§ **Work required**: Among the lines below, list those containing the string "stacks".
(Beginning of Available data)
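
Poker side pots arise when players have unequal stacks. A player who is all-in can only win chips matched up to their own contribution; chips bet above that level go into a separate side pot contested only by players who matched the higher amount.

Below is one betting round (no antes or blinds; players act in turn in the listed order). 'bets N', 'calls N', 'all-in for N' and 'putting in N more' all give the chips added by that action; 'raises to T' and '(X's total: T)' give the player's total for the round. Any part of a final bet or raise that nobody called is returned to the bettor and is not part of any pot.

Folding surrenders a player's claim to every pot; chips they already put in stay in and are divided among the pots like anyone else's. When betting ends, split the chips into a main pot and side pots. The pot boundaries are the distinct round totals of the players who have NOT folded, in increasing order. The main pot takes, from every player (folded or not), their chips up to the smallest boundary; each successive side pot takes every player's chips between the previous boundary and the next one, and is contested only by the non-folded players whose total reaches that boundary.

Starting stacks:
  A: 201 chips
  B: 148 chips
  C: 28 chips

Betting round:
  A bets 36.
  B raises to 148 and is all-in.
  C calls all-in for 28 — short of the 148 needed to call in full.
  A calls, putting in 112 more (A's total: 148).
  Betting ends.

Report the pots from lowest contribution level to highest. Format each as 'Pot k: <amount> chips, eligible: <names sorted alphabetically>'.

Contributions: A=148, B=148, C=28
Pot levels (distinct totals of non-folded players): 28, 148
Layer 1-28: 28 each from A, B, C = 28*3 = 84 chips; eligible A, B, C
Layer 29-148: 120 each from A, B = 120*2 = 240 chips; eligible A, B

Pot 1: 84 chips, eligible: A, B, C
Pot 2: 240 chips, eligible: A, B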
(End of Available data)
§ **Your solution**:
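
Poker side pots arise when players have unequal stacks. A player who is all-in can only win chips matched up to their own contribution; chips bet above that level go into a separate side pot contested only by players who matched the higher amount.
Starting stacks: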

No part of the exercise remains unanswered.